EXERCISE DESCRIPTION »
Each record below should appear again exactly as written.

EXERCISE MATERIAL section start

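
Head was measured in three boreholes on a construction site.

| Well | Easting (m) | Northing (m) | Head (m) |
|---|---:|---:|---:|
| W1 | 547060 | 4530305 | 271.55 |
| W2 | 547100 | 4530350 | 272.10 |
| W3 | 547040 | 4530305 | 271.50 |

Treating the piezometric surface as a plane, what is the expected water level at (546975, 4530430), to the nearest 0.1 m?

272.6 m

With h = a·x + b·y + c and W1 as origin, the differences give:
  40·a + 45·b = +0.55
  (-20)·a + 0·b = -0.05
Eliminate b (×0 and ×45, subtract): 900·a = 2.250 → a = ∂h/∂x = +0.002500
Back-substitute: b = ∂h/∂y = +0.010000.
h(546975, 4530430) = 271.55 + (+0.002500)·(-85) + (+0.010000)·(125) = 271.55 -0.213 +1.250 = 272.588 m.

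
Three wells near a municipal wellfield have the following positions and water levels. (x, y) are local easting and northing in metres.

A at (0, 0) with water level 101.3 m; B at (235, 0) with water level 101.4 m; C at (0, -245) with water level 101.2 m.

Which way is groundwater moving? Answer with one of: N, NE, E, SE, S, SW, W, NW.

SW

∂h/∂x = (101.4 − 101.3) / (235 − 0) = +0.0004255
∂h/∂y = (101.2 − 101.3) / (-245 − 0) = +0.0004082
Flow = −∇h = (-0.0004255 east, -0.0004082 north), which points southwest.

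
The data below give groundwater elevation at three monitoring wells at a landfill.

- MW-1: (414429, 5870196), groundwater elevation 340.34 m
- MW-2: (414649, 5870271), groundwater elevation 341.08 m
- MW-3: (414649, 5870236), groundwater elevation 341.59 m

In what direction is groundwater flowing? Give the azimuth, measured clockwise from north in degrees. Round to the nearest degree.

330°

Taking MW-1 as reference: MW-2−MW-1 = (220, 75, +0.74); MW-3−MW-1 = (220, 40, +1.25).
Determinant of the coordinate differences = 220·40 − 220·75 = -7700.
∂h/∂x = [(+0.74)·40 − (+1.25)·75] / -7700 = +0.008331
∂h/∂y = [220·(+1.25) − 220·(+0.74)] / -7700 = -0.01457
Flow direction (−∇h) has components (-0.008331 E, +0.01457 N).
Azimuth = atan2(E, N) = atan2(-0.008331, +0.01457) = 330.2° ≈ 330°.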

EXERCISE MATERIAL section end

EXERCISE RESPONSE »
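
Head was measured in three boreholes on a construction site.

| Well | Easting (m) | Northing (m) | Head (m) |
|---|---:|---:|---:|
| W1 | 547060 | 4530305 | 271.55 |
| W2 | 547100 | 4530350 | 272.10 |
| W3 | 547040 | 4530305 | 271.50 |

Treating the piezometric surface as a plane, what is the expected water level at (546975, 4530430), to the nearest 0.1 m?

272.6 m

With h = a·x + b·y + c and W1 as origin, the differences give:
  40·a + 45·b = +0.55
  (-20)·a + 0·b = -0.05
Eliminate b (×0 and ×45, subtract): 900·a = 2.250 → a = ∂h/∂x = +0.002500
Back-substitute: b = ∂h/∂y = +0.010000.
h(546975, 4530430) = 271.55 + (+0.002500)·(-85) + (+0.010000)·(125) = 271.55 -0.213 +1.250 = 272.588 m.

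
Three wells near a municipal wellfield have the following positions and water levels. (x, y) are local easting and northing in metres.

A at (0, 0) with water level 101.3 m; B at (235, 0) with water level 101.4 m; C at (0, -245) with water level 101.2 m.

Which way is groundwater moving? Answer with one of: N, NE, E, SE, S, SW, W, NW.

SW

∂h/∂x = (101.4 − 101.3) / (235 − 0) = +0.0004255
∂h/∂y = (101.2 − 101.3) / (-245 − 0) = +0.0004082
Flow = −∇h = (-0.0004255 east, -0.0004082 north), which points southwest.

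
The data below give groundwater elevation at three monitoring wells at a landfill.

- MW-1: (414429, 5870196), groundwater elevation 340.34 m
- MW-2: (414649, 5870271), groundwater elevation 341.08 m
- MW-3: (414649, 5870236), groundwater elevation 341.59 m

In what direction is groundwater flowing? Give the azimuth, measured clockwise from north in degrees. Round to the nearest degree.

330°

Taking MW-1 as reference: MW-2−MW-1 = (220, 75, +0.74); MW-3−MW-1 = (220, 40, +1.25).
Determinant of the coordinate differences = 220·40 − 220·75 = -7700.
∂h/∂x = [(+0.74)·40 − (+1.25)·75] / -7700 = +0.008331
∂h/∂y = [220·(+1.25) − 220·(+0.74)] / -7700 = -0.01457
Flow direction (−∇h) has components (-0.008331 E, +0.01457 N).
Azimuth = atan2(E, N) = atan2(-0.008331, +0.01457) = 330.2° ≈ 330°.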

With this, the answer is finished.